MATERIAL SUPPLIED
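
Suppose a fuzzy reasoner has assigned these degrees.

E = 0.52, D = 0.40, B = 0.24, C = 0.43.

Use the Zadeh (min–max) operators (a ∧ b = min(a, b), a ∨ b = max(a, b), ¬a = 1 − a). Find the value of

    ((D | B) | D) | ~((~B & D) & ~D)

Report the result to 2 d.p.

0.60

D | B = max(a, b) on (0.40, 0.24) = 0.40
(D | B) | D = max(a, b) on (0.40, 0.40) = 0.40
~B = 1 − 0.24 = 0.76
~B & D = min(a, b) on (0.76, 0.40) = 0.40
~D = 1 − 0.40 = 0.60
(~B & D) & ~D = min(a, b) on (0.40, 0.60) = 0.40
~((~B & D) & ~D) = 1 − 0.40 = 0.60
((D | B) | D) | ~((~B & D) & ~D) = max(a, b) on (0.40, 0.60) = 0.60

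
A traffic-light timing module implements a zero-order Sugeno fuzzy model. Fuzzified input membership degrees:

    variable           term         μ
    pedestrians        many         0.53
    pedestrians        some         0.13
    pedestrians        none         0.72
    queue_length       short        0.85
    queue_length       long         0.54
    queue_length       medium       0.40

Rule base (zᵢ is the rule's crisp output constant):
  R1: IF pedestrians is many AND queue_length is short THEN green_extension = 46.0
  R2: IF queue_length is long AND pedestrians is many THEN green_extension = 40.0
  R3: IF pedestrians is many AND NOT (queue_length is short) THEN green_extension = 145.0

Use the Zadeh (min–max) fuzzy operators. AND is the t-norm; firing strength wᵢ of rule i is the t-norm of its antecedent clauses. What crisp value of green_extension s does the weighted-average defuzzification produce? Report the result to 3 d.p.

55.645

R1 (z=46.0): many=0.53, short=0.85; AND[min(a, b)] → w = 0.53
R2 (z=40.0): long=0.54, many=0.53; AND[min(a, b)] → w = 0.53
R3 (z=145.0): many=0.53, ¬short=1−0.85=0.15; AND[min(a, b)] → w = 0.15
Weighted average = (0.53·46.0 + 0.53·40.0 + 0.15·145.0) / (0.53 + 0.53 + 0.15)
  = 67.3300 / 1.2100 = 55.645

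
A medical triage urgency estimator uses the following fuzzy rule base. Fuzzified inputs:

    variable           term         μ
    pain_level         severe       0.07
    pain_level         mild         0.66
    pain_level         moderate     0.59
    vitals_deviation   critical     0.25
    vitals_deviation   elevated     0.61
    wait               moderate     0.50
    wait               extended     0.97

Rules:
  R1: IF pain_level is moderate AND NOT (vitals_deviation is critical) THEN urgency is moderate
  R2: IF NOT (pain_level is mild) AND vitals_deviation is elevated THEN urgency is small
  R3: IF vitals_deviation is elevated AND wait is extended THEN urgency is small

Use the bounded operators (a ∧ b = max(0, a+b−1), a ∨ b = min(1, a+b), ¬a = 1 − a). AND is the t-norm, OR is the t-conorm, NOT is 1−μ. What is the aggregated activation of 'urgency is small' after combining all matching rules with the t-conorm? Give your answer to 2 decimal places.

R1: moderate=0.59, ¬critical=1−0.25=0.75; AND[max(0, a+b−1)] → w = 0.34
R2: ¬mild=1−0.66=0.34, elevated=0.61; AND[max(0, a+b−1)] → w = 0.00
R3: elevated=0.61, extended=0.97; AND[max(0, a+b−1)] → w = 0.58
Rules with consequent 'small': {R2, R3} → strengths 0.00, 0.58
Aggregate via t-conorm [min(1, a+b)]: 0.58

0.58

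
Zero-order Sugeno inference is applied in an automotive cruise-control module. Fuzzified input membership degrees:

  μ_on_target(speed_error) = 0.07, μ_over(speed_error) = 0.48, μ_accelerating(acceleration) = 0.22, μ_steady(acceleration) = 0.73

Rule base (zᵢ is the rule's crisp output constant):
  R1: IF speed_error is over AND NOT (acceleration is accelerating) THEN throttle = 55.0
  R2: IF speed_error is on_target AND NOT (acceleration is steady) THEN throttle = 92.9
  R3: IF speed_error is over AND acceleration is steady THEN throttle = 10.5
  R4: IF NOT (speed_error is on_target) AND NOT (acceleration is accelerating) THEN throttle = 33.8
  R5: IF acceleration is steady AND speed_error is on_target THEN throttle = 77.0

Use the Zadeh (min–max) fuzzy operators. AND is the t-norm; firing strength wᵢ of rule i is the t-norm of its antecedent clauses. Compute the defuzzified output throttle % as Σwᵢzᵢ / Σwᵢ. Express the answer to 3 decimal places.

37.073

R1 (z=55.0): over=0.48, ¬accelerating=1−0.22=0.78; AND[min(a, b)] → w = 0.48
R2 (z=92.9): on_target=0.07, ¬steady=1−0.73=0.27; AND[min(a, b)] → w = 0.07
R3 (z=10.5): over=0.48, steady=0.73; AND[min(a, b)] → w = 0.48
R4 (z=33.8): ¬on_target=1−0.07=0.93, ¬accelerating=1−0.22=0.78; AND[min(a, b)] → w = 0.78
R5 (z=77.0): steady=0.73, on_target=0.07; AND[min(a, b)] → w = 0.07
Weighted average = (0.48·55.0 + 0.07·92.9 + 0.48·10.5 + 0.78·33.8 + 0.07·77.0) / (0.48 + 0.07 + 0.48 + 0.78 + 0.07)
  = 69.6970 / 1.8800 = 37.073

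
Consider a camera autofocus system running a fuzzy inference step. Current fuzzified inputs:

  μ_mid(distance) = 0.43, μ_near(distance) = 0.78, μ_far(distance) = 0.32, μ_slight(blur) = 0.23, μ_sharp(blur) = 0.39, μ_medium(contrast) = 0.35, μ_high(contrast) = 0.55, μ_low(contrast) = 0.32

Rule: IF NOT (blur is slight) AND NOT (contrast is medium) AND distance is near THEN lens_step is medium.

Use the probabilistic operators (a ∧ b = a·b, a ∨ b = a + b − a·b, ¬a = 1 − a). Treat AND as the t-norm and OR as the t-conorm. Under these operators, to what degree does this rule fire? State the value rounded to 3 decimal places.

0.390

firing strength: ¬slight=1−0.23=0.77, ¬medium=1−0.35=0.65, near=0.78; AND[a·b] → w = 0.3904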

EXERCISE BRIEF
Retype exactly the lines from the first line of the records above through the line containing "A medical triage", both included, and nothing else.

PROBLEM SOLUTION
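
Suppose a fuzzy reasoner has assigned these degrees.

E = 0.52, D = 0.40, B = 0.24, C = 0.43.

Use the Zadeh (min–max) operators (a ∧ b = min(a, b), a ∨ b = max(a, b), ¬a = 1 − a). Find the value of

    ((D | B) | D) | ~((~B & D) & ~D)

Report the result to 2 d.p.

0.60

D | B = max(a, b) on (0.40, 0.24) = 0.40
(D | B) | D = max(a, b) on (0.40, 0.40) = 0.40
~B = 1 − 0.24 = 0.76
~B & D = min(a, b) on (0.76, 0.40) = 0.40
~D = 1 − 0.40 = 0.60
(~B & D) & ~D = min(a, b) on (0.40, 0.60) = 0.40
~((~B & D) & ~D) = 1 − 0.40 = 0.60
((D | B) | D) | ~((~B & D) & ~D) = max(a, b) on (0.40, 0.60) = 0.60

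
A traffic-light timing module implements a zero-order Sugeno fuzzy model. Fuzzified input membership degrees:

    variable           term         μ
    pedestrians        many         0.53
    pedestrians        some         0.13
    pedestrians        none         0.72
    queue_length       short        0.85
    queue_length       long         0.54
    queue_length       medium       0.40

Rule base (zᵢ is the rule's crisp output constant):
  R1: IF pedestrians is many AND queue_length is short THEN green_extension = 46.0
  R2: IF queue_length is long AND pedestrians is many THEN green_extension = 40.0
  R3: IF pedestrians is many AND NOT (queue_length is short) THEN green_extension = 145.0

Use the Zadeh (min–max) fuzzy operators. AND is the t-norm; firing strength wᵢ of rule i is the t-norm of its antecedent clauses. What crisp value of green_extension s does the weighted-average defuzzification produce? Report the result to 3 d.p.

55.645

R1 (z=46.0): many=0.53, short=0.85; AND[min(a, b)] → w = 0.53
R2 (z=40.0): long=0.54, many=0.53; AND[min(a, b)] → w = 0.53
R3 (z=145.0): many=0.53, ¬short=1−0.85=0.15; AND[min(a, b)] → w = 0.15
Weighted average = (0.53·46.0 + 0.53·40.0 + 0.15·145.0) / (0.53 + 0.53 + 0.15)
  = 67.3300 / 1.2100 = 55.645

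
A medical triage urgency estimator uses the following fuzzy rule base. Fuzzified inputs: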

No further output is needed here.